**TRY IT:** All entries are to be returned verbatim.

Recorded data
----------

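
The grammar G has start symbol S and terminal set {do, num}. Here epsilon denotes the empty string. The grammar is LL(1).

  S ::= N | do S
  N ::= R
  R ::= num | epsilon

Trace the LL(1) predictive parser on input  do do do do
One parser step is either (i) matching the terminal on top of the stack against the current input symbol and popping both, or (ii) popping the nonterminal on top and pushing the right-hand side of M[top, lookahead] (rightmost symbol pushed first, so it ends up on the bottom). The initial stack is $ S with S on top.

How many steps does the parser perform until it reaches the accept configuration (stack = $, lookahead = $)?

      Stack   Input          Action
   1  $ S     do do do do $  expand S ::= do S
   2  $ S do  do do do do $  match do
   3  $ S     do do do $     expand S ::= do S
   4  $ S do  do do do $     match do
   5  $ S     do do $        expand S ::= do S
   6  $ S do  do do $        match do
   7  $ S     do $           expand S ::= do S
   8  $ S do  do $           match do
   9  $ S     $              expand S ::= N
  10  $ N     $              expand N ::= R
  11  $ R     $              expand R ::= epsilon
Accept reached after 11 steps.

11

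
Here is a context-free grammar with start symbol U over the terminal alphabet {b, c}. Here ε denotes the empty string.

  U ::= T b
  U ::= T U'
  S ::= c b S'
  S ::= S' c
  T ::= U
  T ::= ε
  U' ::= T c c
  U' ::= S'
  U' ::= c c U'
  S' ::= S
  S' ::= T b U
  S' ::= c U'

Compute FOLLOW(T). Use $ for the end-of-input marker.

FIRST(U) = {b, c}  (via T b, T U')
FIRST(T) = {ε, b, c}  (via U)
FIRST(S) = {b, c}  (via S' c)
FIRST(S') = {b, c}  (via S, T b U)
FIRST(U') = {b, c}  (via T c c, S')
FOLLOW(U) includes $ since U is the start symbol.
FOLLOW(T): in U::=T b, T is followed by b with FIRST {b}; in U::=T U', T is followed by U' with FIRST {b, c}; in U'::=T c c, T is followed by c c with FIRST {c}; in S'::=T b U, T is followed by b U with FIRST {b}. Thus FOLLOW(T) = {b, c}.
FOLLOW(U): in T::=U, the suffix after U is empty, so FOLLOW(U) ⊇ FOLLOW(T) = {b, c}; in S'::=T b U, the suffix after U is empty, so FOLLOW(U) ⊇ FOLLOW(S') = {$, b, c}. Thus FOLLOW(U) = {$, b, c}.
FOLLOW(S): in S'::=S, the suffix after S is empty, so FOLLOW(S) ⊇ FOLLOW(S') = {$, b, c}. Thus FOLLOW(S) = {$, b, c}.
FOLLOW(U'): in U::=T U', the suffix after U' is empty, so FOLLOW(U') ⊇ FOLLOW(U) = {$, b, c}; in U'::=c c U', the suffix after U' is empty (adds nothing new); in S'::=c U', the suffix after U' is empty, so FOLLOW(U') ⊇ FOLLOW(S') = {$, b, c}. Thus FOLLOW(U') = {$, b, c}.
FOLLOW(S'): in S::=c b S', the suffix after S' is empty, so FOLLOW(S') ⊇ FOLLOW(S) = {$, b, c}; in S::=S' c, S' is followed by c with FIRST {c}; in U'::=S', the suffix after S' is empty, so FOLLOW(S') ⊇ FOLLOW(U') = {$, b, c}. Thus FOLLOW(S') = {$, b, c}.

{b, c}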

----------

**TASK RESPONSE:**
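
The grammar G has start symbol S and terminal set {do, num}. Here epsilon denotes the empty string. The grammar is LL(1).

  S ::= N | do S
  N ::= R
  R ::= num | epsilon

Trace the LL(1) predictive parser on input  do do do do
One parser step is either (i) matching the terminal on top of the stack against the current input symbol and popping both, or (ii) popping the nonterminal on top and pushing the right-hand side of M[top, lookahead] (rightmost symbol pushed first, so it ends up on the bottom). The initial stack is $ S with S on top.

How many steps does the parser perform until it reaches the accept configuration (stack = $, lookahead = $)?

      Stack   Input          Action
   1  $ S     do do do do $  expand S ::= do S
   2  $ S do  do do do do $  match do
   3  $ S     do do do $     expand S ::= do S
   4  $ S do  do do do $     match do
   5  $ S     do do $        expand S ::= do S
   6  $ S do  do do $        match do
   7  $ S     do $           expand S ::= do S
   8  $ S do  do $           match do
   9  $ S     $              expand S ::= N
  10  $ N     $              expand N ::= R
  11  $ R     $              expand R ::= epsilon
Accept reached after 11 steps.

11

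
Here is a context-free grammar with start symbol U over the terminal alphabet {b, c}. Here ε denotes the empty string.

  U ::= T b
  U ::= T U'
  S ::= c b S'
  S ::= S' c
  T ::= U
  T ::= ε
  U' ::= T c c
  U' ::= S'
  U' ::= c c U'
  S' ::= S
  S' ::= T b U
  S' ::= c U'

Compute FOLLOW(T). Use $ for the end-of-input marker.

FIRST(U) = {b, c}  (via T b, T U')
FIRST(T) = {ε, b, c}  (via U)
FIRST(S) = {b, c}  (via S' c)
FIRST(S') = {b, c}  (via S, T b U)
FIRST(U') = {b, c}  (via T c c, S')
FOLLOW(U) includes $ since U is the start symbol.
FOLLOW(T): in U::=T b, T is followed by b with FIRST {b}; in U::=T U', T is followed by U' with FIRST {b, c}; in U'::=T c c, T is followed by c c with FIRST {c}; in S'::=T b U, T is followed by b U with FIRST {b}. Thus FOLLOW(T) = {b, c}.
FOLLOW(U): in T::=U, the suffix after U is empty, so FOLLOW(U) ⊇ FOLLOW(T) = {b, c}; in S'::=T b U, the suffix after U is empty, so FOLLOW(U) ⊇ FOLLOW(S') = {$, b, c}. Thus FOLLOW(U) = {$, b, c}.
FOLLOW(S): in S'::=S, the suffix after S is empty, so FOLLOW(S) ⊇ FOLLOW(S') = {$, b, c}. Thus FOLLOW(S) = {$, b, c}.
FOLLOW(U'): in U::=T U', the suffix after U' is empty, so FOLLOW(U') ⊇ FOLLOW(U) = {$, b, c}; in U'::=c c U', the suffix after U' is empty (adds nothing new); in S'::=c U', the suffix after U' is empty, so FOLLOW(U') ⊇ FOLLOW(S') = {$, b, c}. Thus FOLLOW(U') = {$, b, c}.
FOLLOW(S'): in S::=c b S', the suffix after S' is empty, so FOLLOW(S') ⊇ FOLLOW(S) = {$, b, c}; in S::=S' c, S' is followed by c with FIRST {c}; in U'::=S', the suffix after S' is empty, so FOLLOW(S') ⊇ FOLLOW(U') = {$, b, c}. Thus FOLLOW(S') = {$, b, c}.

{b, c}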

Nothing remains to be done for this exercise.